[Dataset items]

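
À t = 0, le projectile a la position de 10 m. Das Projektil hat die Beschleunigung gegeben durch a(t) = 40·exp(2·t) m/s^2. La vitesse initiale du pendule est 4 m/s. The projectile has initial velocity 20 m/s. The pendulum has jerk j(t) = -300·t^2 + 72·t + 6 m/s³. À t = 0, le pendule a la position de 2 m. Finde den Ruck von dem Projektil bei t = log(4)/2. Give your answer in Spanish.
Para resolver esto, necesitamos tomar 1 derivada de nuestra ecuación de la aceleración a(t) = 40·exp(2·t). Tomando d/dt de a(t), encontramos j(t) = 80·exp(2·t). Usando j(t) = 80·exp(2·t) y sustituyendo t = log(4)/2, encontramos j = 320.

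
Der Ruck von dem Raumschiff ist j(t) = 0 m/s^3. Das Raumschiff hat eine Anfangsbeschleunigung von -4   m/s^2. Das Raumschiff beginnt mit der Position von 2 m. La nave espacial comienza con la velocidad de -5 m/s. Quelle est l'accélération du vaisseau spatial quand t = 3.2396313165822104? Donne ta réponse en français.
Pour résoudre ceci, nous devons prendre 1 intégrale de notre équation du jerk j(t) = 0. L'intégrale du jerk est l'accélération. En utilisant a(0) = -4, nous obtenons a(t) = -4. En utilisant a(t) = -4 et en substituant t = 3.2396313165822104, nous trouvons a = -4.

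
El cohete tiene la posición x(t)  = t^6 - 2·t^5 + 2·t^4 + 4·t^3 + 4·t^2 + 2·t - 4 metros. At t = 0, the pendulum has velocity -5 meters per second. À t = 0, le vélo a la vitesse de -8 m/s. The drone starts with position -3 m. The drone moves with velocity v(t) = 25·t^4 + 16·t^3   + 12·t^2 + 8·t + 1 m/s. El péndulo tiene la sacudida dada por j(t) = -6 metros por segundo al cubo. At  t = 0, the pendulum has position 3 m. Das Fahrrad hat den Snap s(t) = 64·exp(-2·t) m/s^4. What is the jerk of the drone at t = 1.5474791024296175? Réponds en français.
En partant de la vitesse v(t) = 25·t^4 + 16·t^3 + 12·t^2 + 8·t + 1, nous prenons 2 dérivées. La dérivée de la vitesse donne l'accélération: a(t) = 100·t^3 + 48·t^2 + 24·t + 8. En prenant d/dt de a(t), nous trouvons j(t) = 300·t^2 + 96·t + 24. En utilisant j(t) = 300·t^2 + 96·t + 24 et en substituant t = 1.5474791024296175, nous trouvons j = 890.965465570156.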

Work instructions:
Your answer should be the records above, set down exactly.

Written solution:
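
À t = 0, le projectile a la position de 10 m. Das Projektil hat die Beschleunigung gegeben durch a(t) = 40·exp(2·t) m/s^2. La vitesse initiale du pendule est 4 m/s. The projectile has initial velocity 20 m/s. The pendulum has jerk j(t) = -300·t^2 + 72·t + 6 m/s³. À t = 0, le pendule a la position de 2 m. Finde den Ruck von dem Projektil bei t = log(4)/2. Give your answer in Spanish.
Para resolver esto, necesitamos tomar 1 derivada de nuestra ecuación de la aceleración a(t) = 40·exp(2·t). Tomando d/dt de a(t), encontramos j(t) = 80·exp(2·t). Usando j(t) = 80·exp(2·t) y sustituyendo t = log(4)/2, encontramos j = 320.

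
Der Ruck von dem Raumschiff ist j(t) = 0 m/s^3. Das Raumschiff hat eine Anfangsbeschleunigung von -4   m/s^2. Das Raumschiff beginnt mit der Position von 2 m. La nave espacial comienza con la velocidad de -5 m/s. Quelle est l'accélération du vaisseau spatial quand t = 3.2396313165822104? Donne ta réponse en français.
Pour résoudre ceci, nous devons prendre 1 intégrale de notre équation du jerk j(t) = 0. L'intégrale du jerk est l'accélération. En utilisant a(0) = -4, nous obtenons a(t) = -4. En utilisant a(t) = -4 et en substituant t = 3.2396313165822104, nous trouvons a = -4.

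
El cohete tiene la posición x(t)  = t^6 - 2·t^5 + 2·t^4 + 4·t^3 + 4·t^2 + 2·t - 4 metros. At t = 0, the pendulum has velocity -5 meters per second. À t = 0, le vélo a la vitesse de -8 m/s. The drone starts with position -3 m. The drone moves with velocity v(t) = 25·t^4 + 16·t^3   + 12·t^2 + 8·t + 1 m/s. El péndulo tiene la sacudida dada por j(t) = -6 metros por segundo al cubo. At  t = 0, the pendulum has position 3 m. Das Fahrrad hat den Snap s(t) = 64·exp(-2·t) m/s^4. What is the jerk of the drone at t = 1.5474791024296175? Réponds en français.
En partant de la vitesse v(t) = 25·t^4 + 16·t^3 + 12·t^2 + 8·t + 1, nous prenons 2 dérivées. La dérivée de la vitesse donne l'accélération: a(t) = 100·t^3 + 48·t^2 + 24·t + 8. En prenant d/dt de a(t), nous trouvons j(t) = 300·t^2 + 96·t + 24. En utilisant j(t) = 300·t^2 + 96·t + 24 et en substituant t = 1.5474791024296175, nous trouvons j = 890.965465570156.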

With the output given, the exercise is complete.